[Saved data entries]
------------------------

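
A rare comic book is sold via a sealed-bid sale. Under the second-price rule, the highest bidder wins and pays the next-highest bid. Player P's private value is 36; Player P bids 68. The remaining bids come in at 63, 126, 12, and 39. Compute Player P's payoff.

Highest competing bid: 126.
Player P's bid 68 is not the highest, so Player P loses, pays nothing, and earns zero payoff.

Payoff = 0.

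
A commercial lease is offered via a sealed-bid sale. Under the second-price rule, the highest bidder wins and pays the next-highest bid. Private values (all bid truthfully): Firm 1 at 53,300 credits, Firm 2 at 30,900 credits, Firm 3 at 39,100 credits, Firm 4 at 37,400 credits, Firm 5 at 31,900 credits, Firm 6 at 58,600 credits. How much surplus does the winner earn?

Ordered from highest: Firm 6 58,600 credits; Firm 1 53,300 credits; Firm 3 39,100 credits; Firm 4 37,400 credits; Firm 5 31,900 credits; Firm 2 30,900 credits.
Firm 6 wins with the top bid and pays the second-highest, 53,300 credits.
Surplus = 58,600 credits − 53,300 credits = 5,300 credits.

Winner's surplus: 5,300 credits.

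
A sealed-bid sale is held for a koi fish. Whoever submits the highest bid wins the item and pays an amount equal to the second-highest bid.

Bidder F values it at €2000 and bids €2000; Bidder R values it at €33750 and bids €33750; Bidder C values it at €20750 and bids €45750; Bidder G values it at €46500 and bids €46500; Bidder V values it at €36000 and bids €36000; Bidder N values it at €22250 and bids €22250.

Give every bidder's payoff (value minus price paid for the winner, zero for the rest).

Ordered from highest: Bidder G €46500, then Bidder C €45750, then Bidder V €36000, then Bidder R €33750, then Bidder N €22250, then Bidder F €2000.
Bidder G has the top bid and wins; the price is the second-highest bid, €45750.
Bidder G's payoff = €46500 − €45750 = €750. All other bidders lose, so their payoff is 0.

Bidder F €0, Bidder R €0, Bidder C €0, Bidder G €750, Bidder V €0, Bidder N €0.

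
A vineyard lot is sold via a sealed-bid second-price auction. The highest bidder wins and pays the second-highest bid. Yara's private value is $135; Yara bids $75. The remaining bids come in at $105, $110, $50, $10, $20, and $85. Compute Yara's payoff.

Yara's payoff: $0.

Highest competing bid: $110.
Yara's bid $75 is not the highest, so Yara loses, pays nothing, and earns zero payoff.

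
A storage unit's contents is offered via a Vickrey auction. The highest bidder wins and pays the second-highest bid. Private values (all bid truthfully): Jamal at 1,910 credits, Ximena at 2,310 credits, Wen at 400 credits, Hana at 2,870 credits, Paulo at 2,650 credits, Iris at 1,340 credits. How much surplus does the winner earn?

Sorted high to low: Hana 2,870 credits > Paulo 2,650 credits > Ximena 2,310 credits > Jamal 1,910 credits > Iris 1,340 credits > Wen 400 credits.
Hana wins with the top bid and pays the second-highest, 2,650 credits.
Surplus = 2,870 credits − 2,650 credits = 220 credits.

Winner's surplus: 220 credits.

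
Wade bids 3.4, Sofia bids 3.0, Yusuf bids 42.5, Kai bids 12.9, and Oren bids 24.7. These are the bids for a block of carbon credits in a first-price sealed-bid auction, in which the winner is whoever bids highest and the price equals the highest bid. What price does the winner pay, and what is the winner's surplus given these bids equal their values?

Price 42.5; surplus 0.0.

Ranking the bids: Yusuf 42.5, then Oren 24.7, then Kai 12.9, then Wade 3.4, then Sofia 3.0.
Yusuf is the highest bidder, so Yusuf wins.
Under the first-price rule, the price is the highest bid: 42.5.
Surplus = 42.5 − 42.5 = 0.0.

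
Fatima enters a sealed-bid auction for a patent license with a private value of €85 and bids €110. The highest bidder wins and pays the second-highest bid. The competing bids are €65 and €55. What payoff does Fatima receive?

€20

Highest competing bid: €65.
Fatima's bid €110 is the highest overall, so Fatima wins and pays the second-highest bid, €65.
Payoff = value − price = €85 − €65 = €20.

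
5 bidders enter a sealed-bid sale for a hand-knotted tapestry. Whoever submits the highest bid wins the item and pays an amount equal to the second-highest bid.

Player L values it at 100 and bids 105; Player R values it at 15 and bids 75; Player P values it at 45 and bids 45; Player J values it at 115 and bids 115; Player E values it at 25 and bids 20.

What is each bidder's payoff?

Bids in descending order: Player J 115 > Player L 105 > Player R 75 > Player P 45 > Player E 20.
Player J has the top bid and wins; the price is the second-highest bid, 105.
Player J's payoff = 115 − 105 = 10. All other bidders lose, so their payoff is 0.

Player L 0, Player R 0, Player P 0, Player J 10, Player E 0.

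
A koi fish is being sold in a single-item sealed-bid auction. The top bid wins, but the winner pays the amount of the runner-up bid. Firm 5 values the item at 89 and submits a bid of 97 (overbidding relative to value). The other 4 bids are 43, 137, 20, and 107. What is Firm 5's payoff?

The bidder's payoff: 0.

Highest competing bid: 137.
Firm 5's bid 97 is not the highest, so Firm 5 loses, pays nothing, and earns zero payoff.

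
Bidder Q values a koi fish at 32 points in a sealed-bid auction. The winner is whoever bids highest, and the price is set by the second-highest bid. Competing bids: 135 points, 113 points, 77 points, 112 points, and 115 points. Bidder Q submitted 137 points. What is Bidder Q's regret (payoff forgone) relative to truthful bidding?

The highest competing bid is 135 points.
Bidding truthfully at 32 points: the top bid is 135 points (a rival), so Bidder Q loses. Payoff = 0 points.
Bidding 137 points: Bidder Q has the top bid, wins, and pays the second-highest bid 135 points. Payoff = 32 points − 135 points = -103 points.
Regret = truthful payoff − actual payoff = 0 points − -103 points = 103 points.

Regret: 103 points.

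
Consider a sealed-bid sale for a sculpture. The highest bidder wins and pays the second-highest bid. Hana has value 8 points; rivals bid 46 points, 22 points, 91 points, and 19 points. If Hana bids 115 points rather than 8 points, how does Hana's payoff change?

The highest competing bid is 91 points.
Bidding truthfully at 8 points: the top bid is 91 points (a rival), so Hana loses. Payoff = 0 points.
Bidding 115 points: Hana has the top bid, wins, and pays the second-highest bid 91 points. Payoff = 8 points − 91 points = -83 points.
Change = -83 points − 0 points = -83 points.
Deviating from a truthful bid can only lose payoff in a second-price auction — never gain.

Payoff change: -83 points.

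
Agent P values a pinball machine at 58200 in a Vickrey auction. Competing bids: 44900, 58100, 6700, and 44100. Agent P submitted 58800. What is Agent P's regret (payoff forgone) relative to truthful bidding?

Regret: 0.

The highest competing bid is 58100.
Bidding truthfully at 58200: Agent P has the top bid, wins, and pays the second-highest bid 58100. Payoff = 58200 − 58100 = 100.
Bidding 58800: Agent P has the top bid, wins, and pays the second-highest bid 58100. Payoff = 58200 − 58100 = 100.
Regret = truthful payoff − actual payoff = 100 − 100 = 0.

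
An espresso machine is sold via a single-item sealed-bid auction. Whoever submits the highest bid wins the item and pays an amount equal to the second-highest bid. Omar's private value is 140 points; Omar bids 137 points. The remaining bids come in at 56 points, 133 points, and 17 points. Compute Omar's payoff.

Highest competing bid: 133 points.
Omar's bid 137 points is the highest overall, so Omar wins and pays the second-highest bid, 133 points.
Payoff = value − price = 140 points − 133 points = 7 points.

Omar's payoff: 7 points.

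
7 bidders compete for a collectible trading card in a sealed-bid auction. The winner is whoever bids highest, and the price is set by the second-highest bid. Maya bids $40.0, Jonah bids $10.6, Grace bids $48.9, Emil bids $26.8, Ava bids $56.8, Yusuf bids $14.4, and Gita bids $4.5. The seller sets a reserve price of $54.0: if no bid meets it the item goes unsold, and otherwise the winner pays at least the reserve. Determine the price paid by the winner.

Bids in descending order: Ava $56.8; Grace $48.9; Maya $40.0; Emil $26.8; Yusuf $14.4; Jonah $10.6; Gita $4.5.
Ava has the highest bid, so Ava wins.
The second-highest bid is $48.9, but the reserve $54.0 is higher, so the price is the reserve.

Price paid: $54.0.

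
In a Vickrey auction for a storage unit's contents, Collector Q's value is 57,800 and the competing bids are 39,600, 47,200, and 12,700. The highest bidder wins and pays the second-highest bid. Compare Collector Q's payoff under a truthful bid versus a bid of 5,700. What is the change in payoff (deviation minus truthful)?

Payoff change: -10,600.

The highest competing bid is 47,200.
Bidding truthfully at 57,800: Collector Q has the top bid, wins, and pays the second-highest bid 47,200. Payoff = 57,800 − 47,200 = 10,600.
Bidding 5,700: the top bid is 47,200 (a rival), so Collector Q loses. Payoff = 0.
Change = 0 − 10,600 = -10,600.
This is the dominant-strategy logic: truthful bidding weakly beats any alternative.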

------------------------

◆ ACTIVITY: The output should be exactly the lines above from the line containing "A commercial lease" to the line containing "A sealed-bid sale is", inclusive, with no other lines.

◆ ANSWER BOX:
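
A commercial lease is offered via a sealed-bid sale. Under the second-price rule, the highest bidder wins and pays the next-highest bid. Private values (all bid truthfully): Firm 1 at 53,300 credits, Firm 2 at 30,900 credits, Firm 3 at 39,100 credits, Firm 4 at 37,400 credits, Firm 5 at 31,900 credits, Firm 6 at 58,600 credits. How much surplus does the winner earn?

Ordered from highest: Firm 6 58,600 credits; Firm 1 53,300 credits; Firm 3 39,100 credits; Firm 4 37,400 credits; Firm 5 31,900 credits; Firm 2 30,900 credits.
Firm 6 wins with the top bid and pays the second-highest, 53,300 credits.
Surplus = 58,600 credits − 53,300 credits = 5,300 credits.

Winner's surplus: 5,300 credits.

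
A sealed-bid sale is held for a koi fish. Whoever submits the highest bid wins the item and pays an amount equal to the second-highest bid.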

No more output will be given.